> WORK INSTRUCTION:
Copy each entry as it stands, leaving nothing out.

> RECORDS:
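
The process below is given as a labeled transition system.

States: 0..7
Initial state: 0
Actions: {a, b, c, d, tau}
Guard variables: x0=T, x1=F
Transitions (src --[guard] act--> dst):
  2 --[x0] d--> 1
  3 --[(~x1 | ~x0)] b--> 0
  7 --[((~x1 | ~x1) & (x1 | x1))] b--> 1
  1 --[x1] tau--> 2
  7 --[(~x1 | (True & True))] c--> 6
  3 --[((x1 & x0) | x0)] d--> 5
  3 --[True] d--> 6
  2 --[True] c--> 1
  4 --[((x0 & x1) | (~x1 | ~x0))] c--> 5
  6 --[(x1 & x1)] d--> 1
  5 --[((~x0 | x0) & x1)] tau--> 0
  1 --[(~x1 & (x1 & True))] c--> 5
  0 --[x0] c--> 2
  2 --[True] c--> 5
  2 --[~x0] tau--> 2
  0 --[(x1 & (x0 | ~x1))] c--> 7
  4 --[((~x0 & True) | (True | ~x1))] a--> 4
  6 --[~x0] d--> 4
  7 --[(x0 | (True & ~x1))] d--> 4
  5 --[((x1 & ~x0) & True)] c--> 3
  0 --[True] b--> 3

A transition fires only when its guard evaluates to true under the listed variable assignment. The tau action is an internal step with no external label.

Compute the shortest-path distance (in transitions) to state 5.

Layered search for 5:
  depth 0: {0}
  depth 1: {2,3}
  depth 2: {1,5,6}
first hit 5 at d=2 via b·d

Answer: 2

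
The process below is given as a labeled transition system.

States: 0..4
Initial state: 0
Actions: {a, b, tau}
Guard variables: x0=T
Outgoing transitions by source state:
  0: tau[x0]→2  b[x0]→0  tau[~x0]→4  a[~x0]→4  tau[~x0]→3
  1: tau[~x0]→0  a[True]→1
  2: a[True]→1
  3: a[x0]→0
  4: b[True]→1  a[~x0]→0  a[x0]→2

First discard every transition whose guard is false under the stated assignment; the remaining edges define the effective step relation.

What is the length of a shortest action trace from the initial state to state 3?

Layered search for 3:
  Layer 0: {0}
  Layer 1: {2}
  Layer 2: {1}
3 never appears.

Answer: UNREACHABLE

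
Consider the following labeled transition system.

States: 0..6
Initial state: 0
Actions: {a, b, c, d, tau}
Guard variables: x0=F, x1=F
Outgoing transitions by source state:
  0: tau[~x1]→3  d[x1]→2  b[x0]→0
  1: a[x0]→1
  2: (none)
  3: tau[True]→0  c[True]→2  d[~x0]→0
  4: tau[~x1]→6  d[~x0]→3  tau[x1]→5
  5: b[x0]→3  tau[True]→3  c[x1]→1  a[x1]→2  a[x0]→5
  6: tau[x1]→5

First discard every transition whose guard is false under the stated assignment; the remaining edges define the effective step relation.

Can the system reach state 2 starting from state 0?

7 transition(s) survive guard evaluation.
Layer 0: {0}
Layer 1: {3}  cumulative {0,3}
Layer 2: {2}  cumulative {0,2,3}
Reachable = {0,2,3}
trace reaching 2: tau·c

Answer: REACHABLE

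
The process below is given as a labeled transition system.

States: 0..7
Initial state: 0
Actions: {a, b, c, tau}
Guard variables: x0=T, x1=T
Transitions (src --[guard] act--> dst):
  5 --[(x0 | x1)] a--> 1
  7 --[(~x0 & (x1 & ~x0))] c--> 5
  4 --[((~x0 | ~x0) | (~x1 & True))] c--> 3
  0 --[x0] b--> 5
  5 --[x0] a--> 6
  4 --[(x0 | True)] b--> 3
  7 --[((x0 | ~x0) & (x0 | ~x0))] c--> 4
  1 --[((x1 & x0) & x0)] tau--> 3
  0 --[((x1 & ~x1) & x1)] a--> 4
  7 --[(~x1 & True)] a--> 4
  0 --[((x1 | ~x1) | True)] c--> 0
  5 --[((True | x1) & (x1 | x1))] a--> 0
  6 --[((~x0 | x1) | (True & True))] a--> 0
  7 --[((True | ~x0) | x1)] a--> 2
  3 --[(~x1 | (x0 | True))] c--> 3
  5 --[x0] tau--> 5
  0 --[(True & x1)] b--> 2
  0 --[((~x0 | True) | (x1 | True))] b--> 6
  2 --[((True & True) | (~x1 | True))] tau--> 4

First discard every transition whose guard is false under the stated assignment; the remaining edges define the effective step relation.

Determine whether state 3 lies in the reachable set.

Answer: REACHABLE

Trace:
After dropping false guards: 15 live edges.
Layer 0: {0}
Layer 1: {2,5,6}  cumulative {0,2,5,6}
Layer 2: {1,4}  cumulative {0,1,2,4,5,6}
Layer 3: {3}  cumulative {0,1,2,3,4,5,6}
Reach set: {0,1,2,3,4,5,6}
trace reaching 3: b·tau·b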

> RESULT OF THE TASK:
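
The process below is given as a labeled transition system.

States: 0..7
Initial state: 0
Actions: {a, b, c, d, tau}
Guard variables: x0=T, x1=F
Transitions (src --[guard] act--> dst):
  2 --[x0] d--> 1
  3 --[(~x1 | ~x0)] b--> 0
  7 --[((~x1 | ~x1) & (x1 | x1))] b--> 1
  1 --[x1] tau--> 2
  7 --[(~x1 | (True & True))] c--> 6
  3 --[((x1 & x0) | x0)] d--> 5
  3 --[True] d--> 6
  2 --[True] c--> 1
  4 --[((x0 & x1) | (~x1 | ~x0))] c--> 5
  6 --[(x1 & x1)] d--> 1
  5 --[((~x0 | x0) & x1)] tau--> 0
  1 --[(~x1 & (x1 & True))] c--> 5
  0 --[x0] c--> 2
  2 --[True] c--> 5
  2 --[~x0] tau--> 2
  0 --[(x1 & (x0 | ~x1))] c--> 7
  4 --[((~x0 & True) | (True | ~x1))] a--> 4
  6 --[~x0] d--> 4
  7 --[(x0 | (True & ~x1))] d--> 4
  5 --[((x1 & ~x0) & True)] c--> 3
  0 --[True] b--> 3

A transition fires only when its guard evaluates to true under the listed variable assignment. The tau action is an internal step with no external label.

Compute the shortest-path distance (in transitions) to state 5.

Layered search for 5:
  depth 0: {0}
  depth 1: {2,3}
  depth 2: {1,5,6}
first hit 5 at d=2 via b·d

Answer: 2

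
The process below is given as a labeled transition system.

States: 0..4
Initial state: 0
Actions: {a, b, tau}
Guard variables: x0=T
Outgoing transitions by source state:
  0: tau[x0]→2  b[x0]→0  tau[~x0]→4  a[~x0]→4  tau[~x0]→3
  1: tau[~x0]→0  a[True]→1
  2: a[True]→1
  3: a[x0]→0
  4: b[True]→1  a[~x0]→0  a[x0]→2

First discard every transition whose guard is false under the stated assignment; the remaining edges define the effective step relation.

What is the length of a shortest action trace from the initial state to state 3?

Layered search for 3:
  Layer 0: {0}
  Layer 1: {2}
  Layer 2: {1}
3 never appears.

Answer: UNREACHABLE

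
Consider the following labeled transition system.

States: 0..6
Initial state: 0
Actions: {a, b, c, d, tau}
Guard variables: x0=F, x1=F
Outgoing transitions by source state:
  0: tau[~x1]→3  d[x1]→2  b[x0]→0
  1: a[x0]→1
  2: (none)
  3: tau[True]→0  c[True]→2  d[~x0]→0
  4: tau[~x1]→6  d[~x0]→3  tau[x1]→5
  5: b[x0]→3  tau[True]→3  c[x1]→1  a[x1]→2  a[x0]→5
  6: tau[x1]→5

First discard every transition whose guard is false under the stated assignment; the remaining edges define the effective step relation.

Can the system reach state 2 starting from state 0?

7 transition(s) survive guard evaluation.
Layer 0: {0}
Layer 1: {3}  cumulative {0,3}
Layer 2: {2}  cumulative {0,2,3}
Reachable = {0,2,3}
trace reaching 2: tau·c

Answer: REACHABLE

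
The process below is given as a labeled transition system.

States: 0..7
Initial state: 0
Actions: {a, b, c, tau}
Guard variables: x0=T, x1=T
Transitions (src --[guard] act--> dst):
  5 --[(x0 | x1)] a--> 1
  7 --[(~x0 & (x1 & ~x0))] c--> 5
  4 --[((~x0 | ~x0) | (~x1 & True))] c--> 3
  0 --[x0] b--> 5
  5 --[x0] a--> 6
  4 --[(x0 | True)] b--> 3
  7 --[((x0 | ~x0) & (x0 | ~x0))] c--> 4
  1 --[((x1 & x0) & x0)] tau--> 3
  0 --[((x1 & ~x1) & x1)] a--> 4
  7 --[(~x1 & True)] a--> 4
  0 --[((x1 | ~x1) | True)] c--> 0
  5 --[((True | x1) & (x1 | x1))] a--> 0
  6 --[((~x0 | x1) | (True & True))] a--> 0
  7 --[((True | ~x0) | x1)] a--> 2
  3 --[(~x1 | (x0 | True))] c--> 3
  5 --[x0] tau--> 5
  0 --[(True & x1)] b--> 2
  0 --[((~x0 | True) | (x1 | True))] b--> 6
  2 --[((True & True) | (~x1 | True))] tau--> 4

First discard every transition whose guard is false under the stated assignment; the remaining edges define the effective step relation.

Determine whether state 3 lies in the reachable set.

Answer: REACHABLE

Trace:
After dropping false guards: 15 live edges.
Layer 0: {0}
Layer 1: {2,5,6}  cumulative {0,2,5,6}
Layer 2: {1,4}  cumulative {0,1,2,4,5,6}
Layer 3: {3}  cumulative {0,1,2,3,4,5,6}
Reach set: {0,1,2,3,4,5,6}
trace reaching 3: b·tau·b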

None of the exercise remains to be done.